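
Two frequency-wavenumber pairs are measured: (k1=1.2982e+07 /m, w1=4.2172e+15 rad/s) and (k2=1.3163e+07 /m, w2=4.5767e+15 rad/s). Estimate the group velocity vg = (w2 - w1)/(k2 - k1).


vg = (w2 - w1) / (k2 - k1)
= (4.5767e+15 - 4.2172e+15) / (1.3163e+07 - 1.2982e+07)
= 3.5950e+14 / 1.8100e+05
= 1.9862e+09 m/s

1.9862e+09


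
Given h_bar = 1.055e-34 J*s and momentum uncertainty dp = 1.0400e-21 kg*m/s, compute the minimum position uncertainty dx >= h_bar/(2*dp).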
----------------------------------------
ABOUT THIS EXERCISE: The records above must be printed again in full, exactly as written.

YOUR RESPONSE:
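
Two frequency-wavenumber pairs are measured: (k1=1.2982e+07 /m, w1=4.2172e+15 rad/s) and (k2=1.3163e+07 /m, w2=4.5767e+15 rad/s). Estimate the group velocity vg = (w2 - w1)/(k2 - k1).


vg = (w2 - w1) / (k2 - k1)
= (4.5767e+15 - 4.2172e+15) / (1.3163e+07 - 1.2982e+07)
= 3.5950e+14 / 1.8100e+05
= 1.9862e+09 m/s

1.9862e+09


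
Given h_bar = 1.055e-34 J*s and momentum uncertainty dp = 1.0400e-21 kg*m/s, compute the minimum position uncertainty dx >= h_bar/(2*dp).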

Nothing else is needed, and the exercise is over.